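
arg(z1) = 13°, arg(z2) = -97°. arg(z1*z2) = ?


arg(z1*z2) = 13° - 97° = -84°
Normalized to (-180°, 180°]: -84°

-84°


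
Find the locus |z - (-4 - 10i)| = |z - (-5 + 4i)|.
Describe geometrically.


Equal distances means the locus is the perpendicular bisector of z1 and z2.
Midpoint = ((-4+(-5))/2, (-10+4)/2) = (-4.5000, -3.0000)

Perpendicular bisector through (-4.5000, -3.0000)


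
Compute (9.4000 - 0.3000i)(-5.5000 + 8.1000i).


Real = 9.4*(-5.5) - (-0.3)*8.1 = -51.7 - (-2.43) = -49.27
Imag = 9.4*8.1 - (5.5)*(-0.3) = 76.14 + 1.65 = 77.79

-49.2700 + 77.7900i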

* * * * * * * * *

■ **The problem**
Retyping every line above exactly is all that is needed.

■ **Answer section**
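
arg(z1) = 13°, arg(z2) = -97°. arg(z1*z2) = ?


arg(z1*z2) = 13° - 97° = -84°
Normalized to (-180°, 180°]: -84°

-84°


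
Find the locus |z - (-4 - 10i)| = |z - (-5 + 4i)|.
Describe geometrically.


Equal distances means the locus is the perpendicular bisector of z1 and z2.
Midpoint = ((-4+(-5))/2, (-10+4)/2) = (-4.5000, -3.0000)

Perpendicular bisector through (-4.5000, -3.0000)


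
Compute (9.4000 - 0.3000i)(-5.5000 + 8.1000i).


Real = 9.4*(-5.5) - (-0.3)*8.1 = -51.7 - (-2.43) = -49.27
Imag = 9.4*8.1 - (5.5)*(-0.3) = 76.14 + 1.65 = 77.79

-49.2700 + 77.7900i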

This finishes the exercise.